* About this exercise
Among the entries below, find the line with "2: SUB r2, r2, r3", then quote it and each following line up to and including the line with "9: SUB r1, r1, r0", and nothing else.
*** Opening of Dataset records ***
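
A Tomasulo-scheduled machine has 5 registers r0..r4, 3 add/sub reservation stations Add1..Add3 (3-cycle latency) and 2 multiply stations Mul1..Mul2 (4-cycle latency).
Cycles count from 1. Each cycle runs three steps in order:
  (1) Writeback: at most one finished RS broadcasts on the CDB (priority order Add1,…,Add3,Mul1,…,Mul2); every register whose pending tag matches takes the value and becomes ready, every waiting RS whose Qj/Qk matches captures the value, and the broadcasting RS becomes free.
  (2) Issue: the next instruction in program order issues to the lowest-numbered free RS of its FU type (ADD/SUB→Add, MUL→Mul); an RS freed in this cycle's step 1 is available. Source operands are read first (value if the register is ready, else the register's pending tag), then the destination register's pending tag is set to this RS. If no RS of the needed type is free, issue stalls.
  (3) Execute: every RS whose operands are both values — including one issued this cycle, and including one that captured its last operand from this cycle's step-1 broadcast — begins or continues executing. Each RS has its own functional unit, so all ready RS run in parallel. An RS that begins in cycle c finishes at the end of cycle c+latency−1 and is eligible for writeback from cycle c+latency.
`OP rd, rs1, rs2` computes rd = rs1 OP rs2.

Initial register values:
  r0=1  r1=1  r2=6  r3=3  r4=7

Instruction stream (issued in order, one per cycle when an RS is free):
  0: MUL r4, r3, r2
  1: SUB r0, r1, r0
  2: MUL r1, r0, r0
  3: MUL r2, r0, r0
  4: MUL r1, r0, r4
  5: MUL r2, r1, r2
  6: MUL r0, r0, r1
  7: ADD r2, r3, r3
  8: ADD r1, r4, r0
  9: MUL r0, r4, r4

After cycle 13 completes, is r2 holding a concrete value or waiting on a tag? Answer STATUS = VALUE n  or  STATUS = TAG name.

STATUS = TAG Mul1

  c1: issue MUL r4<-Mul1  regs: r0:1,r1:1,r2:6,r3:3,r4:Mul1
  c2: issue SUB r0<-Add1  regs: r0:Add1,r1:1,r2:6,r3:3,r4:Mul1
  c3: issue MUL r1<-Mul2  regs: r0:Add1,r1:Mul2,r2:6,r3:3,r4:Mul1
  c4: stall  regs: r0:Add1,r1:Mul2,r2:6,r3:3,r4:Mul1
  c5: CDB Add1=0; stall  regs: r0:0,r1:Mul2,r2:6,r3:3,r4:Mul1
  c6: CDB Mul1=18; issue MUL r2<-Mul1  regs: r0:0,r1:Mul2,r2:Mul1,r3:3,r4:18
  c7: stall  regs: r0:0,r1:Mul2,r2:Mul1,r3:3,r4:18
  c8: stall  regs: r0:0,r1:Mul2,r2:Mul1,r3:3,r4:18
  c9: CDB Mul2=0; issue MUL r1<-Mul2  regs: r0:0,r1:Mul2,r2:Mul1,r3:3,r4:18
  c10: CDB Mul1=0; issue MUL r2<-Mul1  regs: r0:0,r1:Mul2,r2:Mul1,r3:3,r4:18
  c11: stall  regs: r0:0,r1:Mul2,r2:Mul1,r3:3,r4:18
  c12: stall  regs: r0:0,r1:Mul2,r2:Mul1,r3:3,r4:18
  c13: CDB Mul2=0; issue MUL r0<-Mul2  regs: r0:Mul2,r1:0,r2:Mul1,r3:3,r4:18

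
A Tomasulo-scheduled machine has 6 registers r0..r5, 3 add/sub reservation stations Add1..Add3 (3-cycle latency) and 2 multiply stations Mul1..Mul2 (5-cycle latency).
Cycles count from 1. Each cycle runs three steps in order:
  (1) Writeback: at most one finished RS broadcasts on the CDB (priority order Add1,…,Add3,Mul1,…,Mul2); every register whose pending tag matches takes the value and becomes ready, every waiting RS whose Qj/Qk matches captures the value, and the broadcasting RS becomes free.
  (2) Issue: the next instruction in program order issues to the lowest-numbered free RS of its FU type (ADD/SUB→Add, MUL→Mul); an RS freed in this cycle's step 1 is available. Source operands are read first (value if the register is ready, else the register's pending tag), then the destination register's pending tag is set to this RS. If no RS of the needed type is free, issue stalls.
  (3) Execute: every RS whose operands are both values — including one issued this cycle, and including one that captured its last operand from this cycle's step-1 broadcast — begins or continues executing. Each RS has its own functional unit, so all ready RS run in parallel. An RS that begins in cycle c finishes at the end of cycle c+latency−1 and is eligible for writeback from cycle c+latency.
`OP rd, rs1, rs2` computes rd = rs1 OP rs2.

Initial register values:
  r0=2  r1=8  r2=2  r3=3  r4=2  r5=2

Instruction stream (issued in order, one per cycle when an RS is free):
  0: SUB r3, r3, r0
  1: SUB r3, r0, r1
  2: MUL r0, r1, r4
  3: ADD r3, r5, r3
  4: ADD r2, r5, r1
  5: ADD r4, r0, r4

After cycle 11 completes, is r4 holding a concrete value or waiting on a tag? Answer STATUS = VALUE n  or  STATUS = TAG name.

cycle 1: issue SUB r3<-Add1 // r0:2,r1:8,r2:2,r3:Add1,r4:2,r5:2
cycle 2: issue SUB r3<-Add2 // r0:2,r1:8,r2:2,r3:Add2,r4:2,r5:2
cycle 3: issue MUL r0<-Mul1 // r0:Mul1,r1:8,r2:2,r3:Add2,r4:2,r5:2
cycle 4: CDB Add1=1; issue ADD r3<-Add1 // r0:Mul1,r1:8,r2:2,r3:Add1,r4:2,r5:2
cycle 5: CDB Add2=-6; issue ADD r2<-Add2 // r0:Mul1,r1:8,r2:Add2,r3:Add1,r4:2,r5:2
cycle 6: issue ADD r4<-Add3 // r0:Mul1,r1:8,r2:Add2,r3:Add1,r4:Add3,r5:2
cycle 7: - // r0:Mul1,r1:8,r2:Add2,r3:Add1,r4:Add3,r5:2
cycle 8: CDB Add1=-4 // r0:Mul1,r1:8,r2:Add2,r3:-4,r4:Add3,r5:2
cycle 9: CDB Add2=10 // r0:Mul1,r1:8,r2:10,r3:-4,r4:Add3,r5:2
cycle 10: CDB Mul1=16 // r0:16,r1:8,r2:10,r3:-4,r4:Add3,r5:2
cycle 11: - // r0:16,r1:8,r2:10,r3:-4,r4:Add3,r5:2

STATUS = TAG Add3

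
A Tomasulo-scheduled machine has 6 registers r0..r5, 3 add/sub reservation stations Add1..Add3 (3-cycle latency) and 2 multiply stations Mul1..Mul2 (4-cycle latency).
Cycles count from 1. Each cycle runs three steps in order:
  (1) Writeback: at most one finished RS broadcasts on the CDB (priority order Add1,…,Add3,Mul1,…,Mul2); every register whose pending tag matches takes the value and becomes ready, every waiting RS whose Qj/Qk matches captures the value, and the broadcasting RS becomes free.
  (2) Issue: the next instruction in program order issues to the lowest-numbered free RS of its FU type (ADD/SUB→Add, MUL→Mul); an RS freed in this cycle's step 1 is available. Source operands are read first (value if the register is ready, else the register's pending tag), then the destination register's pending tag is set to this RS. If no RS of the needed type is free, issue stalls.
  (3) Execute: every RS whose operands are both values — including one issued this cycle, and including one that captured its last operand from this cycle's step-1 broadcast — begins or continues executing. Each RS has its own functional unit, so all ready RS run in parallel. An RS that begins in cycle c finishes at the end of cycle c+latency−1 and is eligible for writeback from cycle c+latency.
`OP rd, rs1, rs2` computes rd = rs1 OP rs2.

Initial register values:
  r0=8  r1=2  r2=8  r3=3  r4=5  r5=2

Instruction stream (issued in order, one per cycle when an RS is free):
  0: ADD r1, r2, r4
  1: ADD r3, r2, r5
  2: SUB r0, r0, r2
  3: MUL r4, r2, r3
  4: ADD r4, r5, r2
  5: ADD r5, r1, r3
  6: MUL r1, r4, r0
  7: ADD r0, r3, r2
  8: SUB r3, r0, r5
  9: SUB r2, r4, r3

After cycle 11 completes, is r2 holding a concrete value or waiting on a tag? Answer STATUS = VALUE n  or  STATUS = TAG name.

cycle 1: issue ADD r1<-Add1 // r0:8,r1:Add1,r2:8,r3:3,r4:5,r5:2
cycle 2: issue ADD r3<-Add2 // r0:8,r1:Add1,r2:8,r3:Add2,r4:5,r5:2
cycle 3: issue SUB r0<-Add3 // r0:Add3,r1:Add1,r2:8,r3:Add2,r4:5,r5:2
cycle 4: CDB Add1=13; issue MUL r4<-Mul1 // r0:Add3,r1:13,r2:8,r3:Add2,r4:Mul1,r5:2
cycle 5: CDB Add2=10; issue ADD r4<-Add1 // r0:Add3,r1:13,r2:8,r3:10,r4:Add1,r5:2
cycle 6: CDB Add3=0; issue ADD r5<-Add2 // r0:0,r1:13,r2:8,r3:10,r4:Add1,r5:Add2
cycle 7: issue MUL r1<-Mul2 // r0:0,r1:Mul2,r2:8,r3:10,r4:Add1,r5:Add2
cycle 8: CDB Add1=10; issue ADD r0<-Add1 // r0:Add1,r1:Mul2,r2:8,r3:10,r4:10,r5:Add2
cycle 9: CDB Add2=23; issue SUB r3<-Add2 // r0:Add1,r1:Mul2,r2:8,r3:Add2,r4:10,r5:23
cycle 10: CDB Mul1=80; issue SUB r2<-Add3 // r0:Add1,r1:Mul2,r2:Add3,r3:Add2,r4:10,r5:23
cycle 11: CDB Add1=18 // r0:18,r1:Mul2,r2:Add3,r3:Add2,r4:10,r5:23

STATUS = TAG Add3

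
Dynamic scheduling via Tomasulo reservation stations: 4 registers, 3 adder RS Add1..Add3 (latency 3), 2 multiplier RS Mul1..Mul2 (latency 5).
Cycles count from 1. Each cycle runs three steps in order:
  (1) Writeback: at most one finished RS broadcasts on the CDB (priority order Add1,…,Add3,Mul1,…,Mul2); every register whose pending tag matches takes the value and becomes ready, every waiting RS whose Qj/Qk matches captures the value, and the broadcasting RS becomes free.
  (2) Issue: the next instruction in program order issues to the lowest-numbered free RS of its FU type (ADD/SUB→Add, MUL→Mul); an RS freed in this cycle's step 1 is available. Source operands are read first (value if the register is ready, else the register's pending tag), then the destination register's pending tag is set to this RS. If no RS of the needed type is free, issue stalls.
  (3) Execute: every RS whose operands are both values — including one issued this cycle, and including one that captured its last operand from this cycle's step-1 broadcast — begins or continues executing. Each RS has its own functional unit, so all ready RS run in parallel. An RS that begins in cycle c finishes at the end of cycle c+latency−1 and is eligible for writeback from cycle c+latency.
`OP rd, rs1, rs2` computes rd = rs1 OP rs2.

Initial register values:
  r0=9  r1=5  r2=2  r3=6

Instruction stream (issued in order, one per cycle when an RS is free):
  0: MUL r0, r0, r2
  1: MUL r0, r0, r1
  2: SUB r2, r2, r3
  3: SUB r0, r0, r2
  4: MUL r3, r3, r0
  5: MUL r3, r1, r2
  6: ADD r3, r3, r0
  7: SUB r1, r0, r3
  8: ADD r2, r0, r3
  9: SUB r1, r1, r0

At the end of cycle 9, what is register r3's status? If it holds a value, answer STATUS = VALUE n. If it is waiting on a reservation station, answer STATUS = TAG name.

STATUS = TAG Mul1

c1: issue MUL r0<-Mul1 | r0:Mul1,r1:5,r2:2,r3:6
c2: issue MUL r0<-Mul2 | r0:Mul2,r1:5,r2:2,r3:6
c3: issue SUB r2<-Add1 | r0:Mul2,r1:5,r2:Add1,r3:6
c4: issue SUB r0<-Add2 | r0:Add2,r1:5,r2:Add1,r3:6
c5: stall | r0:Add2,r1:5,r2:Add1,r3:6
c6: CDB Add1=-4; stall | r0:Add2,r1:5,r2:-4,r3:6
c7: CDB Mul1=18; issue MUL r3<-Mul1 | r0:Add2,r1:5,r2:-4,r3:Mul1
c8: stall | r0:Add2,r1:5,r2:-4,r3:Mul1
c9: stall | r0:Add2,r1:5,r2:-4,r3:Mul1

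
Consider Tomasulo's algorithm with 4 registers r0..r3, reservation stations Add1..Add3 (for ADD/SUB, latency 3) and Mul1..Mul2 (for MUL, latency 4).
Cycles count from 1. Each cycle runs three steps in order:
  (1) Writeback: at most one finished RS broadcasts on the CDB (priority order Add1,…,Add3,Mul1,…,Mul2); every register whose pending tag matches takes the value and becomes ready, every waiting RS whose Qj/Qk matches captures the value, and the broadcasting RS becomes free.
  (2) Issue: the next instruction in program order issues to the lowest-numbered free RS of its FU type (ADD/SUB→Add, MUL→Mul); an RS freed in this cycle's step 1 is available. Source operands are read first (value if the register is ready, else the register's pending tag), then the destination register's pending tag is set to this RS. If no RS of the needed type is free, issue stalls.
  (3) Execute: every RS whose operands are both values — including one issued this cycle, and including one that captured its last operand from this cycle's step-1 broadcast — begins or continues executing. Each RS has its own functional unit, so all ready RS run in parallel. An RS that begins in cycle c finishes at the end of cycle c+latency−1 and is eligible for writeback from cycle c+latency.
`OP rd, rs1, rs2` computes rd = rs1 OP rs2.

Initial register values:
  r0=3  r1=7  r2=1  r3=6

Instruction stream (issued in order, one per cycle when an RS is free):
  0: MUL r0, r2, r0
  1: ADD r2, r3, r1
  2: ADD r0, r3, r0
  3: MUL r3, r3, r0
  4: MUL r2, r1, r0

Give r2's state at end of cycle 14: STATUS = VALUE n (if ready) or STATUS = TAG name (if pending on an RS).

STATUS = VALUE 63

cycle 1: issue MUL r0<-Mul1 // r0:Mul1,r1:7,r2:1,r3:6
cycle 2: issue ADD r2<-Add1 // r0:Mul1,r1:7,r2:Add1,r3:6
cycle 3: issue ADD r0<-Add2 // r0:Add2,r1:7,r2:Add1,r3:6
cycle 4: issue MUL r3<-Mul2 // r0:Add2,r1:7,r2:Add1,r3:Mul2
cycle 5: CDB Add1=13; stall // r0:Add2,r1:7,r2:13,r3:Mul2
cycle 6: CDB Mul1=3; issue MUL r2<-Mul1 // r0:Add2,r1:7,r2:Mul1,r3:Mul2
cycle 7: - // r0:Add2,r1:7,r2:Mul1,r3:Mul2
cycle 8: - // r0:Add2,r1:7,r2:Mul1,r3:Mul2
cycle 9: CDB Add2=9 // r0:9,r1:7,r2:Mul1,r3:Mul2
cycle 10: - // r0:9,r1:7,r2:Mul1,r3:Mul2
cycle 11: - // r0:9,r1:7,r2:Mul1,r3:Mul2
cycle 12: - // r0:9,r1:7,r2:Mul1,r3:Mul2
cycle 13: CDB Mul1=63 // r0:9,r1:7,r2:63,r3:Mul2
cycle 14: CDB Mul2=54 // r0:9,r1:7,r2:63,r3:54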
*** Close of Dataset records ***
* The completed task
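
  2: SUB r2, r2, r3
  3: SUB r0, r0, r2
  4: MUL r3, r3, r0
  5: MUL r3, r1, r2
  6: ADD r3, r3, r0
  7: SUB r1, r0, r3
  8: ADD r2, r0, r3
  9: SUB r1, r1, r0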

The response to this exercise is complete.